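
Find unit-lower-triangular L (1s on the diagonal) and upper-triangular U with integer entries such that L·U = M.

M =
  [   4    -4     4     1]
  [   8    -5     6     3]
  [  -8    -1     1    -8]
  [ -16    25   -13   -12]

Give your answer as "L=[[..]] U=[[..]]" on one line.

L=[[1,0,0,0],[2,1,0,0],[-2,-3,1,0],[-4,3,3,1]] U=[[4,-4,4,1],[0,3,-2,1],[0,0,3,-3],[0,0,0,-2]]

  R1 -= 2·R0 → [0,3,-2,1]
  R2 -= -2·R0 → [0,-9,9,-6]
  R3 -= -4·R0 → [0,9,3,-8]
  R2 -= -3·R1 → [0,0,3,-3]
  R3 -= 3·R1 → [0,0,9,-11]
  R3 -= 3·R2 → [0,0,0,-2]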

● ● ●

## Directions for this task
Return all entries exactly.

## Response for this exercise
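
Find unit-lower-triangular L (1s on the diagonal) and upper-triangular U with integer entries such that L·U = M.

M =
  [   4    -4     4     1]
  [   8    -5     6     3]
  [  -8    -1     1    -8]
  [ -16    25   -13   -12]

Give your answer as "L=[[..]] U=[[..]]" on one line.

L=[[1,0,0,0],[2,1,0,0],[-2,-3,1,0],[-4,3,3,1]] U=[[4,-4,4,1],[0,3,-2,1],[0,0,3,-3],[0,0,0,-2]]

  R1 -= 2·R0 → [0,3,-2,1]
  R2 -= -2·R0 → [0,-9,9,-6]
  R3 -= -4·R0 → [0,9,3,-8]
  R2 -= -3·R1 → [0,0,3,-3]
  R3 -= 3·R1 → [0,0,9,-11]
  R3 -= 3·R2 → [0,0,0,-2]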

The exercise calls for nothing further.